The response should be a faithful copy of every record, with nothing left out.

*** Given records ***

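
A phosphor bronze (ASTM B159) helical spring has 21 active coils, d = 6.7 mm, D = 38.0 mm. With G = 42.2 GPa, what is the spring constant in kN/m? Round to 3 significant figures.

9.22 kN/m

k = Gd⁴/(8D³N_a) = (42.2×10³ × 6.7⁴) / (8 × 38.0³ × 21)
  = 8.50377e+07 / 9.2185e+06 = 9.2247 N/mm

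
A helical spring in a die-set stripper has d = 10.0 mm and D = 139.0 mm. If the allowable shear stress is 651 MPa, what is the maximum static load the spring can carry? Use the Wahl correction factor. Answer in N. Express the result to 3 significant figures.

1670 N

C = D/d = 139.0/10.0 = 13.9000
K_W = (4C−1)/(4C−4) + 0.615/C = 54.600/51.600 + 0.0442 = 1.1024
τ_max = K·8FD/(πd³) → F_max = τ_allow·πd³/(8DK)
F_max = 651·π·10.0³/(8·139.0·1.1024) = 2.0452e+06/1225.9 = 1668.4 N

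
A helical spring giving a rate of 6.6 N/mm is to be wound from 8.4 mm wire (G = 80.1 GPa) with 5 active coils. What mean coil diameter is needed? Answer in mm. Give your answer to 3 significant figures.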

*** End of Given records ***

**Problem solution:**
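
A phosphor bronze (ASTM B159) helical spring has 21 active coils, d = 6.7 mm, D = 38.0 mm. With G = 42.2 GPa, what is the spring constant in kN/m? Round to 3 significant figures.

9.22 kN/m

k = Gd⁴/(8D³N_a) = (42.2×10³ × 6.7⁴) / (8 × 38.0³ × 21)
  = 8.50377e+07 / 9.2185e+06 = 9.2247 N/mm

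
A helical spring in a die-set stripper has d = 10.0 mm and D = 139.0 mm. If the allowable shear stress is 651 MPa, what is the maximum static load the spring can carry? Use the Wahl correction factor. Answer in N. Express the result to 3 significant figures.

1670 N

C = D/d = 139.0/10.0 = 13.9000
K_W = (4C−1)/(4C−4) + 0.615/C = 54.600/51.600 + 0.0442 = 1.1024
τ_max = K·8FD/(πd³) → F_max = τ_allow·πd³/(8DK)
F_max = 651·π·10.0³/(8·139.0·1.1024) = 2.0452e+06/1225.9 = 1668.4 N

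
A helical spring giving a rate of 6.6 N/mm is to be wound from 8.4 mm wire (G = 80.1 GPa) with 5 active coils. What mean coil diameter is needed? Answer in mm. Give your answer to 3 significant figures.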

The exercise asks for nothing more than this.